In the entries below, find each line with the word "sits" and return it.

**Records for this exercise:**
....................

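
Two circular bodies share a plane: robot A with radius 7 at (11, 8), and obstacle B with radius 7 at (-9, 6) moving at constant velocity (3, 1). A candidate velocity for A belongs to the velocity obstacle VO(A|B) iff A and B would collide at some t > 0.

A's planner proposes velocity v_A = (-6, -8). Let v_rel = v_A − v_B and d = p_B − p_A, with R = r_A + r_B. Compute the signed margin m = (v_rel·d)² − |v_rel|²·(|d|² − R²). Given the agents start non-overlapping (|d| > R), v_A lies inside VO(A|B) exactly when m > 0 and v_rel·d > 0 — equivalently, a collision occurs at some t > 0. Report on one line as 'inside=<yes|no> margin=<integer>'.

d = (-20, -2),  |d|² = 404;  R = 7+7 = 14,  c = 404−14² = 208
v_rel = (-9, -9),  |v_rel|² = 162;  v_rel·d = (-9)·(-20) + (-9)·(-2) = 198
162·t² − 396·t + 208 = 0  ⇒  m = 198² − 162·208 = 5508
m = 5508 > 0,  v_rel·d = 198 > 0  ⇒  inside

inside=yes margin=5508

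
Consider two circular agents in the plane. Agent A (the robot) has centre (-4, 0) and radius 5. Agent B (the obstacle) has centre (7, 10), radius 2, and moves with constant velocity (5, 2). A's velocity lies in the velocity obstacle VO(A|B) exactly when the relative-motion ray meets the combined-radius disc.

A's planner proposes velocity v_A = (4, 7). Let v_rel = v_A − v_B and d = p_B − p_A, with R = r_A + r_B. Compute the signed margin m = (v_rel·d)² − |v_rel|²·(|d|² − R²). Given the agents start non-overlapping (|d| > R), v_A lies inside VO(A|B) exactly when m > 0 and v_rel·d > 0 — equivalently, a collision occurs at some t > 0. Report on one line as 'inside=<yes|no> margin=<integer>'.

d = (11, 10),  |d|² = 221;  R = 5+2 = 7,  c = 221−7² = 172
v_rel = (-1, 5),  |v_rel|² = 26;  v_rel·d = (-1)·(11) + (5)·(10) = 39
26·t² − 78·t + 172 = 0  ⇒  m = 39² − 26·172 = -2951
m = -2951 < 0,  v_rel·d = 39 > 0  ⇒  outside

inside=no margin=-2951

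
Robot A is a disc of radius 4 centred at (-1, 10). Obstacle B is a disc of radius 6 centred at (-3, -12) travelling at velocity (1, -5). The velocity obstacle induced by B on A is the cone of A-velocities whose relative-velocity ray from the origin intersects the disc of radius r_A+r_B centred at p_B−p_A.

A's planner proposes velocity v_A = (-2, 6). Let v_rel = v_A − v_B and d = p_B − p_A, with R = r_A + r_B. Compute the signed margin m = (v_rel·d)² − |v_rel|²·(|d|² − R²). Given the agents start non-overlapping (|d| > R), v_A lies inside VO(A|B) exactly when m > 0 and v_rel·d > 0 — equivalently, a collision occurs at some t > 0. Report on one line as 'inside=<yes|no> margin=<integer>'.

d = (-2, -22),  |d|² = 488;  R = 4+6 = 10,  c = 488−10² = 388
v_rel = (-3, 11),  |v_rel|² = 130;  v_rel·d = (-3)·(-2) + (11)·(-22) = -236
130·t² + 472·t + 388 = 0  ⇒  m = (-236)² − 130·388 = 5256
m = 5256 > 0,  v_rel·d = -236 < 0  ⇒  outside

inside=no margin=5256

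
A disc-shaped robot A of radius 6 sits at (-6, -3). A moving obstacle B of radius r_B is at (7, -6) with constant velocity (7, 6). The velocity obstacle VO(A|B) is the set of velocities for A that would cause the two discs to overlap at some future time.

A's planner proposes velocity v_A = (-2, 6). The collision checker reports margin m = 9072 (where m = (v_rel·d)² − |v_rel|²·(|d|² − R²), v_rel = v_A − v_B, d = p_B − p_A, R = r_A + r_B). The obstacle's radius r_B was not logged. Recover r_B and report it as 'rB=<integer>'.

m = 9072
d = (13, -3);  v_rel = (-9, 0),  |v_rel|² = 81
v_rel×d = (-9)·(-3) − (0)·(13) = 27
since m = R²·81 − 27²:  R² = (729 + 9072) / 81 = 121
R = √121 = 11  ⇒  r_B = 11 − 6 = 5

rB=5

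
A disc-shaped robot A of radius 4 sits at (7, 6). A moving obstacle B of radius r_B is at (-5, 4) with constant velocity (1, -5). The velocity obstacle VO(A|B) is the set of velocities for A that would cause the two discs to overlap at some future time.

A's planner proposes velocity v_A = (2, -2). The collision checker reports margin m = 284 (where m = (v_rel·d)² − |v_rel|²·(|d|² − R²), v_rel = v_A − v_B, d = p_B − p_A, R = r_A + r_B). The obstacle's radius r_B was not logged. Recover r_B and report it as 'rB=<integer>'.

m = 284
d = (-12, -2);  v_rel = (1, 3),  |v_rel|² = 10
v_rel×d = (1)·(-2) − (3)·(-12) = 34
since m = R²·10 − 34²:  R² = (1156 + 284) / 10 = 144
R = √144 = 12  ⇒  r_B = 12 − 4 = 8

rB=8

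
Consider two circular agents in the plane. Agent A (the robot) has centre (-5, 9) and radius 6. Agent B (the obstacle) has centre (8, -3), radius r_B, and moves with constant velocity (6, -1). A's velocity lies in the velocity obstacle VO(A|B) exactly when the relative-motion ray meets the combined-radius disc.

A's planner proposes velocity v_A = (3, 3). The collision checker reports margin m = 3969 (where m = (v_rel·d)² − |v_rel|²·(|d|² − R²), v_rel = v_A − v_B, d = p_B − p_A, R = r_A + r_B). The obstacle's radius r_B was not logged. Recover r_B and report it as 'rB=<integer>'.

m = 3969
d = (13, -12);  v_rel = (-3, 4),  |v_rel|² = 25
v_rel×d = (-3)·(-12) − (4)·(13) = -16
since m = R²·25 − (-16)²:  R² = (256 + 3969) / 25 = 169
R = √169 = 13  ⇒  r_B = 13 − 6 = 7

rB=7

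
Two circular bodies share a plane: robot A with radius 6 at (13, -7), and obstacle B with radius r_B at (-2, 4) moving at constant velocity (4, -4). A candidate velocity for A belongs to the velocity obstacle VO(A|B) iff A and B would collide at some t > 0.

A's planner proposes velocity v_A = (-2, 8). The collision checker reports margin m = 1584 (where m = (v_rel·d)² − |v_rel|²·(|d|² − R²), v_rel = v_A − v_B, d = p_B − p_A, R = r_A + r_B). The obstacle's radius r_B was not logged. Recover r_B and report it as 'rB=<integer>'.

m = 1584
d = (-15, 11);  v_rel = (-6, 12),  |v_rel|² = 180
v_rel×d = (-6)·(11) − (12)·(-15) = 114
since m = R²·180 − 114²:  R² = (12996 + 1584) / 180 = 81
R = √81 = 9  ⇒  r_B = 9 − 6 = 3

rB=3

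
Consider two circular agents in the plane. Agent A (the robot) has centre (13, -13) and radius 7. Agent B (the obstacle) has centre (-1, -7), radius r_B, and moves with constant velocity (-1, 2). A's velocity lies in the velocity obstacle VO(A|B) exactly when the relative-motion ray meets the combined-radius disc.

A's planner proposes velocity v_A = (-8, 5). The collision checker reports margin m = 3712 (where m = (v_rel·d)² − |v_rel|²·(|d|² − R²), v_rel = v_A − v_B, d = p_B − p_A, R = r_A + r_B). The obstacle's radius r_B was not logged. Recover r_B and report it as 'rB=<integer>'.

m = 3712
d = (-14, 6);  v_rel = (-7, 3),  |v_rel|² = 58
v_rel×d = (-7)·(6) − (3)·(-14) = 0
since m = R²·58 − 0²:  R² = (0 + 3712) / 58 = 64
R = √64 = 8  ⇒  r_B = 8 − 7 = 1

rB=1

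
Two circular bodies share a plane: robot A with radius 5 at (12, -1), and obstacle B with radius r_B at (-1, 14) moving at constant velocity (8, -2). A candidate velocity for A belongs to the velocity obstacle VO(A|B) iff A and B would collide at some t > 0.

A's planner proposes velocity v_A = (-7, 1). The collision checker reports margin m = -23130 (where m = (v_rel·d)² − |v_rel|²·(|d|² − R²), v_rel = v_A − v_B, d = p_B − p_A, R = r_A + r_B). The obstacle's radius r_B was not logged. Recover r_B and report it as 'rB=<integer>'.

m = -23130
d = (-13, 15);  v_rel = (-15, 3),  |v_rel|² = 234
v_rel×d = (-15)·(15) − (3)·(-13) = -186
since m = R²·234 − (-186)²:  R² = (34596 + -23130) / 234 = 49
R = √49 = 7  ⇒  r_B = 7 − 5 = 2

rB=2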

....................

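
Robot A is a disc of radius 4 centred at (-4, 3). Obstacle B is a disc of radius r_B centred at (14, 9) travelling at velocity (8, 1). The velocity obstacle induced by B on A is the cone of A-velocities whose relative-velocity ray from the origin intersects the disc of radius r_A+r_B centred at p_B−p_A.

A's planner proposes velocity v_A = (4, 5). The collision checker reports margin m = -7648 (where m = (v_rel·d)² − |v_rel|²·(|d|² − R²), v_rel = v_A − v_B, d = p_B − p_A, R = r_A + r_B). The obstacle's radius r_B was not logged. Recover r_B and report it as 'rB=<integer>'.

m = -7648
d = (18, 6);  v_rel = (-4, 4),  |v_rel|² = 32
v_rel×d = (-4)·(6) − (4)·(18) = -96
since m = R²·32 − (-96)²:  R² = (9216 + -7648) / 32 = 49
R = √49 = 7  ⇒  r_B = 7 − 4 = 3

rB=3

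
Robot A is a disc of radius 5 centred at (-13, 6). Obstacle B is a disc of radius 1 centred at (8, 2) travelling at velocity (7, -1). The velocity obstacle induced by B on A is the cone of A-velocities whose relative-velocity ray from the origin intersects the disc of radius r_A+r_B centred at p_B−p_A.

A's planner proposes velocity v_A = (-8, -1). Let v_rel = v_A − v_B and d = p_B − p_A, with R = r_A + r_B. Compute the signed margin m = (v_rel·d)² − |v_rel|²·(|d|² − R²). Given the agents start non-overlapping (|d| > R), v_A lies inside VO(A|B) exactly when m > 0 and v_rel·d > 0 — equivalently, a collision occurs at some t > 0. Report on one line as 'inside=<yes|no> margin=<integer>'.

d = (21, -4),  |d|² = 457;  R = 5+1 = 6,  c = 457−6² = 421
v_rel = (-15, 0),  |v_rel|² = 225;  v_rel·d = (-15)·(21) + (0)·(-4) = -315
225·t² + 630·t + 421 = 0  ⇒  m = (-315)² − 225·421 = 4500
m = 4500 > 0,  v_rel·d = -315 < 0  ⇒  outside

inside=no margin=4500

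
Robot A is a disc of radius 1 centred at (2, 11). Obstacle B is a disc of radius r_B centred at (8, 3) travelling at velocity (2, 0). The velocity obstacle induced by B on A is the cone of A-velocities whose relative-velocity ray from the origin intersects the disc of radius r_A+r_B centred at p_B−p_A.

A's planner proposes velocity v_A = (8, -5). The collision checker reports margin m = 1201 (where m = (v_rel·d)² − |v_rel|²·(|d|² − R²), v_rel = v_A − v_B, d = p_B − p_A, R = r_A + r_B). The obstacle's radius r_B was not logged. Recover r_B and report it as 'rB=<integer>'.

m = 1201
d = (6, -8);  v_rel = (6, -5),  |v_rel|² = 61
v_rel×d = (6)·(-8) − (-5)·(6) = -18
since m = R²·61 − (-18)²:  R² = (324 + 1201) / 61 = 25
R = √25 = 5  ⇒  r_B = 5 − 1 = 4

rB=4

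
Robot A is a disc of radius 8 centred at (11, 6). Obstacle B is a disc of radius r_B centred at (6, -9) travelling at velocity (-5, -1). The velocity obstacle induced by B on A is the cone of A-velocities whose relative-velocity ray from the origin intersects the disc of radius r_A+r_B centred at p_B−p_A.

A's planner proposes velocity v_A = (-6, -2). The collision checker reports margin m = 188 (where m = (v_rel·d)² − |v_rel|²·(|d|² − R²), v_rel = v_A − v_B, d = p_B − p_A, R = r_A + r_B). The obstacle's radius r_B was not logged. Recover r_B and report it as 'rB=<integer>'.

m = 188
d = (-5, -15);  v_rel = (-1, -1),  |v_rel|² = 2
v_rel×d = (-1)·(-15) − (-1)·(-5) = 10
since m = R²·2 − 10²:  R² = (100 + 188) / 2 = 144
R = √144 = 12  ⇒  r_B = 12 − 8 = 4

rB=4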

....................

**Response to this exercise:**
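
A disc-shaped robot A of radius 6 sits at (-6, -3). A moving obstacle B of radius r_B is at (7, -6) with constant velocity (7, 6). The velocity obstacle VO(A|B) is the set of velocities for A that would cause the two discs to overlap at some future time.
A disc-shaped robot A of radius 4 sits at (7, 6). A moving obstacle B of radius r_B is at (-5, 4) with constant velocity (1, -5). The velocity obstacle VO(A|B) is the set of velocities for A that would cause the two discs to overlap at some future time.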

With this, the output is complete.